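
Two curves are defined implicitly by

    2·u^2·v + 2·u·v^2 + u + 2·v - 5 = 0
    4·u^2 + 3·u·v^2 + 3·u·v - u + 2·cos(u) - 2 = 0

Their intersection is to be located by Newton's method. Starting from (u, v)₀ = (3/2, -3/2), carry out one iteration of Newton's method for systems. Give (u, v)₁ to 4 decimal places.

At (3/2, -3/2): F = (-6.5000, 9.016474).
Jacobian J = [[4·u·v + 2·v^2 + 1, 2·u^2 + 4·u·v + 2], [8·u + 3·v^2 + 3·v - 2·sin(u) - 1, 6·u·v + 3·u]].
At the point, J = [[-3.5000, -2.5000], [11.255010, -9.0000]] (det J = 59.637525).
Solving J·Δ = −F gives Δ = (-1.3589, -0.6975).
Then the next iterate is (u, v)₁ = (0.1411, -2.1975).

(0.1411, -2.1975)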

What you have to do: Reproduce the material word for word. Leave nothing out.

Output below:
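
Two curves are defined implicitly by

    2·u^2·v + 2·u·v^2 + u + 2·v - 5 = 0
    4·u^2 + 3·u·v^2 + 3·u·v - u + 2·cos(u) - 2 = 0

Their intersection is to be located by Newton's method. Starting from (u, v)₀ = (3/2, -3/2), carry out one iteration of Newton's method for systems. Give (u, v)₁ to 4 decimal places.

At (3/2, -3/2): F = (-6.5000, 9.016474).
Jacobian J = [[4·u·v + 2·v^2 + 1, 2·u^2 + 4·u·v + 2], [8·u + 3·v^2 + 3·v - 2·sin(u) - 1, 6·u·v + 3·u]].
At the point, J = [[-3.5000, -2.5000], [11.255010, -9.0000]] (det J = 59.637525).
Solving J·Δ = −F gives Δ = (-1.3589, -0.6975).
Then the next iterate is (u, v)₁ = (0.1411, -2.1975).

(0.1411, -2.1975)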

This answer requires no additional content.